**Task goal**: Before you finish, make sure every line below has been written out exactly.

[Saved entries]
-=-=-=-=-

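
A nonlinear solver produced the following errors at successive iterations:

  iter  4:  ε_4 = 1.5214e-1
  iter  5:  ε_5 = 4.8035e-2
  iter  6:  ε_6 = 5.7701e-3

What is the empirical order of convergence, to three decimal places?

p ≈ ln(ε_6/ε_5) / ln(ε_5/ε_4)
  = ln(5.7701e-3/4.8035e-2) / ln(4.8035e-2/1.5214e-1)
  = ln(0.120123) / ln(0.315729)
  = -2.119239 / -1.152871 ≈ 1.838227

1.838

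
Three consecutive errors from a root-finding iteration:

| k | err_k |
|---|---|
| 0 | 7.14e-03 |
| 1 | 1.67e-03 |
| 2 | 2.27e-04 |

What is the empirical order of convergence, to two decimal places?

1.37

p ≈ ln(err_2/err_1) / ln(err_1/err_0)
  = ln(2.27e-04/1.67e-03) / ln(1.67e-03/7.14e-03)
  = ln(0.135928) / ln(0.233894)
  = -1.99563 / -1.45289 ≈ 1.37356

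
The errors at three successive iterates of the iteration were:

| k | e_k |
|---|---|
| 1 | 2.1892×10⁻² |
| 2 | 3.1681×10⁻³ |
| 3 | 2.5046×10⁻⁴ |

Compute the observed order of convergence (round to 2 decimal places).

p ≈ ln(e_3/e_2) / ln(e_2/e_1)
  = ln(2.5046×10⁻⁴/3.1681×10⁻³) / ln(3.1681×10⁻³/2.1892×10⁻²)
  = ln(0.0790568) / ln(0.144715)
  = -2.53759 / -1.93299 ≈ 1.31278

1.31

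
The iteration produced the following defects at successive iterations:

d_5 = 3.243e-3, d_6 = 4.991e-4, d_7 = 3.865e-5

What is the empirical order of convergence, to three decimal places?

1.367

p ≈ ln(d_7/d_6) / ln(d_6/d_5)
  = ln(3.865e-5/4.991e-4) / ln(4.991e-4/3.243e-3)
  = ln(0.0774394) / ln(0.153901)
  = -2.558260 / -1.871446 ≈ 1.366996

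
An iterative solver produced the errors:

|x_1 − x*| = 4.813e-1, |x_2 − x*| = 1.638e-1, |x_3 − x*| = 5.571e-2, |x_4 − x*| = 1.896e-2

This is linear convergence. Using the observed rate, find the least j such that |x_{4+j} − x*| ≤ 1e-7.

12

Rate ρ ≈ |x_4 − x*|/|x_3 − x*| = 1.896e-2/5.571e-2 = 0.3403.
After j more steps, |x_{4+j} − x*| ≈ 1.896e-2·ρ^j; need ρ^j ≤ 1e-7/1.896e-2 = 5.27426e-06.
j ≥ ln(5.27426e-06)/ln(0.3403) = -12.1527/-1.07793 = 11.274.
So 12 more iterations are needed.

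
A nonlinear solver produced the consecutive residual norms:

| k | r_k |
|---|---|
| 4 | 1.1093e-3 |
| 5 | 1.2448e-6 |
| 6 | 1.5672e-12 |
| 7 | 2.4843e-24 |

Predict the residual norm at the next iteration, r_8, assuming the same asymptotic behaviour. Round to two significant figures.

First estimate the order: p ≈ ln(r_7/r_6) / ln(r_6/r_5) = ln(2.4843e-24/1.5672e-12)/ln(1.5672e-12/1.2448e-6) = ln(1.58518e-12)/ln(1.259e-06) ≈ 2.0000.
Then r_8 ≈ r_7·(r_7/r_6)^p = 2.4843e-24·(1.58518e-12)^2.0000 = 2.4843e-24·2.5128e-24 ≈ 6.243e-48.

6.2e-48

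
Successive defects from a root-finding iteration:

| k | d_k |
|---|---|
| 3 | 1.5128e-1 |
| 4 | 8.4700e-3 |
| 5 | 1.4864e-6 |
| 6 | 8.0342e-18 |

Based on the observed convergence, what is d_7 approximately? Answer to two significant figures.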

-=-=-=-=-

**Answer box**:
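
A nonlinear solver produced the following errors at successive iterations:

  iter  4:  ε_4 = 1.5214e-1
  iter  5:  ε_5 = 4.8035e-2
  iter  6:  ε_6 = 5.7701e-3

What is the empirical order of convergence, to three decimal places?

p ≈ ln(ε_6/ε_5) / ln(ε_5/ε_4)
  = ln(5.7701e-3/4.8035e-2) / ln(4.8035e-2/1.5214e-1)
  = ln(0.120123) / ln(0.315729)
  = -2.119239 / -1.152871 ≈ 1.838227

1.838

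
Three consecutive errors from a root-finding iteration:

| k | err_k |
|---|---|
| 0 | 7.14e-03 |
| 1 | 1.67e-03 |
| 2 | 2.27e-04 |

What is the empirical order of convergence, to two decimal places?

1.37

p ≈ ln(err_2/err_1) / ln(err_1/err_0)
  = ln(2.27e-04/1.67e-03) / ln(1.67e-03/7.14e-03)
  = ln(0.135928) / ln(0.233894)
  = -1.99563 / -1.45289 ≈ 1.37356

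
The errors at three successive iterates of the iteration were:

| k | e_k |
|---|---|
| 1 | 2.1892×10⁻² |
| 2 | 3.1681×10⁻³ |
| 3 | 2.5046×10⁻⁴ |

Compute the observed order of convergence (round to 2 decimal places).

p ≈ ln(e_3/e_2) / ln(e_2/e_1)
  = ln(2.5046×10⁻⁴/3.1681×10⁻³) / ln(3.1681×10⁻³/2.1892×10⁻²)
  = ln(0.0790568) / ln(0.144715)
  = -2.53759 / -1.93299 ≈ 1.31278

1.31

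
The iteration produced the following defects at successive iterations:

d_5 = 3.243e-3, d_6 = 4.991e-4, d_7 = 3.865e-5

What is the empirical order of convergence, to three decimal places?

1.367

p ≈ ln(d_7/d_6) / ln(d_6/d_5)
  = ln(3.865e-5/4.991e-4) / ln(4.991e-4/3.243e-3)
  = ln(0.0774394) / ln(0.153901)
  = -2.558260 / -1.871446 ≈ 1.366996

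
An iterative solver produced the errors:

|x_1 − x*| = 4.813e-1, |x_2 − x*| = 1.638e-1, |x_3 − x*| = 5.571e-2, |x_4 − x*| = 1.896e-2

This is linear convergence. Using the observed rate, find the least j such that |x_{4+j} − x*| ≤ 1e-7.

12

Rate ρ ≈ |x_4 − x*|/|x_3 − x*| = 1.896e-2/5.571e-2 = 0.3403.
After j more steps, |x_{4+j} − x*| ≈ 1.896e-2·ρ^j; need ρ^j ≤ 1e-7/1.896e-2 = 5.27426e-06.
j ≥ ln(5.27426e-06)/ln(0.3403) = -12.1527/-1.07793 = 11.274.
So 12 more iterations are needed.

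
A nonlinear solver produced the consecutive residual norms:

| k | r_k |
|---|---|
| 4 | 1.1093e-3 |
| 5 | 1.2448e-6 |
| 6 | 1.5672e-12 |
| 7 | 2.4843e-24 |

Predict the residual norm at the next iteration, r_8, assuming the same asymptotic behaviour. Round to two significant figures.

First estimate the order: p ≈ ln(r_7/r_6) / ln(r_6/r_5) = ln(2.4843e-24/1.5672e-12)/ln(1.5672e-12/1.2448e-6) = ln(1.58518e-12)/ln(1.259e-06) ≈ 2.0000.
Then r_8 ≈ r_7·(r_7/r_6)^p = 2.4843e-24·(1.58518e-12)^2.0000 = 2.4843e-24·2.5128e-24 ≈ 6.243e-48.

6.2e-48

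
Successive defects from a root-finding iteration:

| k | d_k |
|---|---|
| 3 | 1.5128e-1 |
| 4 | 8.4700e-3 |
| 5 | 1.4864e-6 |
| 6 | 8.0342e-18 |

Based on the observed convergence, what is d_7 approximately? Answer to two significant figures.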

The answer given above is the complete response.